- [WHAT THE TASK ASKS]:
Starting at the line with "4x + 3y + s3 = 17" and going on through the line with "C5: x1 + 2x2 ≤ 18", reproduce each line in the records below exactly and nothing more.

========

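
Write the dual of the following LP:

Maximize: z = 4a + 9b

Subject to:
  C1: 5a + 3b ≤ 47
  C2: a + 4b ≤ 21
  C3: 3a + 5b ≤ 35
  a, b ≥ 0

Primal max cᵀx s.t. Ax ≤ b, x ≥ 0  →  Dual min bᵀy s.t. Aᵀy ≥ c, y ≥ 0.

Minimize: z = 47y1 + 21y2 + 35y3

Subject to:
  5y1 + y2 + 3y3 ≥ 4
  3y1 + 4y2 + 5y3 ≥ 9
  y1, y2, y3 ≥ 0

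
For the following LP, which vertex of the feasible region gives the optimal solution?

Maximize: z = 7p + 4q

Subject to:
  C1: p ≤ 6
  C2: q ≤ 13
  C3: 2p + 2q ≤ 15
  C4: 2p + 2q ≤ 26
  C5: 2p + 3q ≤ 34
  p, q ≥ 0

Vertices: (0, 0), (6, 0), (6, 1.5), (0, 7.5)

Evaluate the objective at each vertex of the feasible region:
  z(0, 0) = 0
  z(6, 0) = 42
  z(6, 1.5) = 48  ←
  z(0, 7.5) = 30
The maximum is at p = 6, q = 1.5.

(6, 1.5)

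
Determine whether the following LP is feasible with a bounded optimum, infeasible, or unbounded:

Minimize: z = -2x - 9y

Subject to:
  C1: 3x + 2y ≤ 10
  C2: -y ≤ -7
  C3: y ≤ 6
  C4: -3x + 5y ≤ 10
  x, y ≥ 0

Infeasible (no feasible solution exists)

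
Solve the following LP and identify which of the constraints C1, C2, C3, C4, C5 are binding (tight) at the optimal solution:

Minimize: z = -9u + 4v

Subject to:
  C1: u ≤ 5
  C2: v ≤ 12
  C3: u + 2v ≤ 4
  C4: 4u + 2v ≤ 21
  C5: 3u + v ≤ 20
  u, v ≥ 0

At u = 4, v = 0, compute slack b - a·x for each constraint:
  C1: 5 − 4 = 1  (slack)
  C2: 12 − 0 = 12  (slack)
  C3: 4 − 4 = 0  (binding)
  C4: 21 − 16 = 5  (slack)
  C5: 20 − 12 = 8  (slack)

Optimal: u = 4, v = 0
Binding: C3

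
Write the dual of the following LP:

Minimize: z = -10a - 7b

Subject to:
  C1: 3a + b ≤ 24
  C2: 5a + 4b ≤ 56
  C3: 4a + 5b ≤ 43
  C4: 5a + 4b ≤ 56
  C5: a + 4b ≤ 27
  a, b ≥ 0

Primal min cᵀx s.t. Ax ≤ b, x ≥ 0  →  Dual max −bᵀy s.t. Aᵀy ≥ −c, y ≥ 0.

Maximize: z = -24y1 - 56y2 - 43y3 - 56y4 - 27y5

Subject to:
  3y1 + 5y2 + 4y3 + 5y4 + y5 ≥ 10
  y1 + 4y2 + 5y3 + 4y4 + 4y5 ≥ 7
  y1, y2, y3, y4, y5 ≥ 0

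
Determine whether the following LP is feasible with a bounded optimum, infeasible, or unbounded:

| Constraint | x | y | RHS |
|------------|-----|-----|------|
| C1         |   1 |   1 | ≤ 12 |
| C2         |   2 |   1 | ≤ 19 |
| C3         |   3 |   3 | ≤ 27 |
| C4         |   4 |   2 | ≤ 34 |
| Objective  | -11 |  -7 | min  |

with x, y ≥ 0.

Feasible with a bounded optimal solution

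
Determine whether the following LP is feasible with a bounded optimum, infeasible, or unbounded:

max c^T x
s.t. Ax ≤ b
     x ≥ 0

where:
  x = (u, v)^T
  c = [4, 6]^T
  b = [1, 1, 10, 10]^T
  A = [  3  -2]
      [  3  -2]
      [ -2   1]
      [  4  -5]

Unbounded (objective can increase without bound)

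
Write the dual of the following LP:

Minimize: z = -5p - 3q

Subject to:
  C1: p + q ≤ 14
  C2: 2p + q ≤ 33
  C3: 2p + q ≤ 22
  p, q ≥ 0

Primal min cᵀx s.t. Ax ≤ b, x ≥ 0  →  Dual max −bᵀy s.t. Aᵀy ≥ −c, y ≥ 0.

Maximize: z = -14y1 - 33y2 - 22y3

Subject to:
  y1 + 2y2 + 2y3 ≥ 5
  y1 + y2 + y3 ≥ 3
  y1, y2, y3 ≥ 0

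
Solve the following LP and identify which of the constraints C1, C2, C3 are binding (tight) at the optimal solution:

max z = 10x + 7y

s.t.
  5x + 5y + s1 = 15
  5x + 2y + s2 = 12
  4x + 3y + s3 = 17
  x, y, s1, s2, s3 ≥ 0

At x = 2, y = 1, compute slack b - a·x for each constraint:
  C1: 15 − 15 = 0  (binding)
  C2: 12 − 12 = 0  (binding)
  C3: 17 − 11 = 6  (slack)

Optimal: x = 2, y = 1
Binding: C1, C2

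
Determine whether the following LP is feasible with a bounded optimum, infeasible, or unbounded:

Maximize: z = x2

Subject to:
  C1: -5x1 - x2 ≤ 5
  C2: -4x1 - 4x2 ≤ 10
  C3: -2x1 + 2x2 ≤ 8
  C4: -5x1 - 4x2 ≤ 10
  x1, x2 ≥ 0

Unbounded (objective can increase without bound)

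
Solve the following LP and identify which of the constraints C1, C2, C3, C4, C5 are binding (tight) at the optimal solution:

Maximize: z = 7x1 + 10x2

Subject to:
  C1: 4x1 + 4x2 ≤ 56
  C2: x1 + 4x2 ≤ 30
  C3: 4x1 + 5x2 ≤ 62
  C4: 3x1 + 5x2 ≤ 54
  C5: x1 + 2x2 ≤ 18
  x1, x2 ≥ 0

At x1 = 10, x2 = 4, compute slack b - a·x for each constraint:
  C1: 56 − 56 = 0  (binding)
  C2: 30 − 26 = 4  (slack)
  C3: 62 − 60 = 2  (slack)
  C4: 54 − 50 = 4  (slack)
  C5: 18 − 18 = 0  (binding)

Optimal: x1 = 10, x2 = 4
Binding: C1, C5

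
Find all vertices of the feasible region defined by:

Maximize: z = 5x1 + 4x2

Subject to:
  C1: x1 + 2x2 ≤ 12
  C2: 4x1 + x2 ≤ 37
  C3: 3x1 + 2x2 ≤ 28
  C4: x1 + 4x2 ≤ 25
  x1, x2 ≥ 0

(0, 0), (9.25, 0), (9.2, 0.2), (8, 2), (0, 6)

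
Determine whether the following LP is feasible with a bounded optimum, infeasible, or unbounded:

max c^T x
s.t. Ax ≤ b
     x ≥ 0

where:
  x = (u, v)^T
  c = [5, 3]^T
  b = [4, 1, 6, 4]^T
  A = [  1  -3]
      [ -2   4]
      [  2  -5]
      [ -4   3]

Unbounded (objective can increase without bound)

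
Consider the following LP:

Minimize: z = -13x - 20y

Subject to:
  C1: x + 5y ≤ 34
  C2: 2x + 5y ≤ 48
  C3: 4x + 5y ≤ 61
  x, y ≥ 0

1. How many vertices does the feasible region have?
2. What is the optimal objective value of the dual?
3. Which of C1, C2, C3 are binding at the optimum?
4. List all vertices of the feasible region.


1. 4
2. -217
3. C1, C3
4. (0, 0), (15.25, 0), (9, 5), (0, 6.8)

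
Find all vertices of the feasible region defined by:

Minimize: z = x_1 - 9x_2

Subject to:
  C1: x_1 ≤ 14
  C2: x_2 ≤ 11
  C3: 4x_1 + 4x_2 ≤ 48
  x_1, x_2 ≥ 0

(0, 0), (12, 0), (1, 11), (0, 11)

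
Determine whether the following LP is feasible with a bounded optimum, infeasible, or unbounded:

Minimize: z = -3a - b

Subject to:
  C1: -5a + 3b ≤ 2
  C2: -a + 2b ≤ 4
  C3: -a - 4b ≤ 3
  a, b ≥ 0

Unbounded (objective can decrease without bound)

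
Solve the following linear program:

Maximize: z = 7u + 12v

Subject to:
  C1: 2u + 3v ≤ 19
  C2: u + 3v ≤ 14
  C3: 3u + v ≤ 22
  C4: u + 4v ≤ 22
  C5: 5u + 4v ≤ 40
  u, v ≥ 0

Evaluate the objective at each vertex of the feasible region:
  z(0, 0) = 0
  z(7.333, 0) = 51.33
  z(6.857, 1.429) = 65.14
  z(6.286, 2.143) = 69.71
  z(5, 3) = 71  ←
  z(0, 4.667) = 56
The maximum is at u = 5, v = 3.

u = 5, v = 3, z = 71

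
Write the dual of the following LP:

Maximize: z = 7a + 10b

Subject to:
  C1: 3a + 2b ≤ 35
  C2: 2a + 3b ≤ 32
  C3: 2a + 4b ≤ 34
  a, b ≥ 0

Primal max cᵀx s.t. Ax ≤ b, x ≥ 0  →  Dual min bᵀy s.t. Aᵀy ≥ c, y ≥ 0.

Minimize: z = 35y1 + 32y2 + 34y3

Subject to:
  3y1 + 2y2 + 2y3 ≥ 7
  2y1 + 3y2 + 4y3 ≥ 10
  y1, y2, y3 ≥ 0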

========

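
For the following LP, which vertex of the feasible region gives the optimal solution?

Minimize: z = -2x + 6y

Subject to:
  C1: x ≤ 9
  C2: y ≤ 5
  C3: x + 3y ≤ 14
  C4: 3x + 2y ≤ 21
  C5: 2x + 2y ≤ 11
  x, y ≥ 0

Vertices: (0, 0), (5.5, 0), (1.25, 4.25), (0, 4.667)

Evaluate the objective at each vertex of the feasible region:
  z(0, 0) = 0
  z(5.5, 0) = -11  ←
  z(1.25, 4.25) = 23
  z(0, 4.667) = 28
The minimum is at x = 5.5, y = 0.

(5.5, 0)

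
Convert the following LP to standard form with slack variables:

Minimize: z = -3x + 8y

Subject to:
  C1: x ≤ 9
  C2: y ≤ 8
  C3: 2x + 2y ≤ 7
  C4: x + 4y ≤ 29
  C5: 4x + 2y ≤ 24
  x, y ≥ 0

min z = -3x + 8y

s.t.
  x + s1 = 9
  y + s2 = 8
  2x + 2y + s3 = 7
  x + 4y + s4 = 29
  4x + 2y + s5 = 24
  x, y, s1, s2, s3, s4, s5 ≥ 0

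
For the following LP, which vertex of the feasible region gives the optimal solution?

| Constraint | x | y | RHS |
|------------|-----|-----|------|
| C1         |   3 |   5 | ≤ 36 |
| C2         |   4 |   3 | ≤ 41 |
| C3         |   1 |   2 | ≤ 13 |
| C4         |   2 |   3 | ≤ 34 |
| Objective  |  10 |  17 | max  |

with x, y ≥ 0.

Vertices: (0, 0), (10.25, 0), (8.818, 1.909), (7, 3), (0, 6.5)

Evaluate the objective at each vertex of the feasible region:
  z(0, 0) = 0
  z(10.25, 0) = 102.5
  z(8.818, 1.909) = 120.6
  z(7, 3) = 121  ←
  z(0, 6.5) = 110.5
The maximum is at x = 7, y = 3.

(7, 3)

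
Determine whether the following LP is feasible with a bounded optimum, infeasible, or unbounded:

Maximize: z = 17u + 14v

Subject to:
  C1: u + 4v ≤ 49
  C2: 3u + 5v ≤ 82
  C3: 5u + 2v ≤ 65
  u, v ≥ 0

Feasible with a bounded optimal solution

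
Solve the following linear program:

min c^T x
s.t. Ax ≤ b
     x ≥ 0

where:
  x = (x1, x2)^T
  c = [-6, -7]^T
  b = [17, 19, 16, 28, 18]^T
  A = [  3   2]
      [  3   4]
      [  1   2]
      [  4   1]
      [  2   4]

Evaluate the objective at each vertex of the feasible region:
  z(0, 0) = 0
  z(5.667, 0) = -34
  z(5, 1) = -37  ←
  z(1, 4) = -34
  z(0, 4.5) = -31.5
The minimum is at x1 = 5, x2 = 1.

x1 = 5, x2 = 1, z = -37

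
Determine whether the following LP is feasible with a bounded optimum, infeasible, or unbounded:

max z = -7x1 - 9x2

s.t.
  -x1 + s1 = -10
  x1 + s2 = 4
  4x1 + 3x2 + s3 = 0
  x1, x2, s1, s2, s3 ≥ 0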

========

- [ANSWER FOR THIS EXERCISE]:
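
  4x + 3y + s3 = 17
  x, y, s1, s2, s3 ≥ 0

At x = 2, y = 1, compute slack b - a·x for each constraint:
  C1: 15 − 15 = 0  (binding)
  C2: 12 − 12 = 0  (binding)
  C3: 17 − 11 = 6  (slack)

Optimal: x = 2, y = 1
Binding: C1, C2

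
Determine whether the following LP is feasible with a bounded optimum, infeasible, or unbounded:

Maximize: z = x2

Subject to:
  C1: -5x1 - x2 ≤ 5
  C2: -4x1 - 4x2 ≤ 10
  C3: -2x1 + 2x2 ≤ 8
  C4: -5x1 - 4x2 ≤ 10
  x1, x2 ≥ 0

Unbounded (objective can increase without bound)

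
Solve the following LP and identify which of the constraints C1, C2, C3, C4, C5 are binding (tight) at the optimal solution:

Maximize: z = 7x1 + 10x2

Subject to:
  C1: 4x1 + 4x2 ≤ 56
  C2: x1 + 4x2 ≤ 30
  C3: 4x1 + 5x2 ≤ 62
  C4: 3x1 + 5x2 ≤ 54
  C5: x1 + 2x2 ≤ 18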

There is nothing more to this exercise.